§ **Exercise goal**: "The feed to" appears in one line of the records below. Output that line and each one after it, exactly, through the last line.

§ **Extracted data entries**:
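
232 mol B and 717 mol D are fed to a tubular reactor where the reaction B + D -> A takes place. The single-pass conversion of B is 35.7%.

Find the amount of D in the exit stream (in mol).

B reacted = 0.357 × 232 = 82.82 mol; ν_B = −1, so ξ = 82.82/1 = 82.82 mol.
Outlet amounts (n = n₀ + ν ξ):
  B: 232 − 1(82.82) = 149.2
  D: 717 − 1(82.82) = 634.2
  A: 0 + 1(82.82) = 82.82

634 mol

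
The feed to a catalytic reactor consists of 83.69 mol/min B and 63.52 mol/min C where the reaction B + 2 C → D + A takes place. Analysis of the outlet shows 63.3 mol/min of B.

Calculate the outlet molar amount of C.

For B: n = n₀ − 1ξ → 63.3 = 83.69 − 1ξ, giving ξ = 20.39 mol/min.
Outlet amounts (n = n₀ + ν ξ):
  B: 83.69 − 1(20.39) = 63.3
  C: 63.52 − 2(20.39) = 22.74
  D: 0 + 1(20.39) = 20.39
  A: 0 + 1(20.39) = 20.39

22.7 mol/min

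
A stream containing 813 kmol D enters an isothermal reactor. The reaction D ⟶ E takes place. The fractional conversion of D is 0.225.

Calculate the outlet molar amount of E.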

§ **Task result**:
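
The feed to a catalytic reactor consists of 83.69 mol/min B and 63.52 mol/min C where the reaction B + 2 C → D + A takes place. Analysis of the outlet shows 63.3 mol/min of B.

Calculate the outlet molar amount of C.

For B: n = n₀ − 1ξ → 63.3 = 83.69 − 1ξ, giving ξ = 20.39 mol/min.
Outlet amounts (n = n₀ + ν ξ):
  B: 83.69 − 1(20.39) = 63.3
  C: 63.52 − 2(20.39) = 22.74
  D: 0 + 1(20.39) = 20.39
  A: 0 + 1(20.39) = 20.39

22.7 mol/min

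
A stream containing 813 kmol D enters an isothermal reactor. The reaction D ⟶ E takes place. The fractional conversion of D is 0.225.

Calculate the outlet molar amount of E.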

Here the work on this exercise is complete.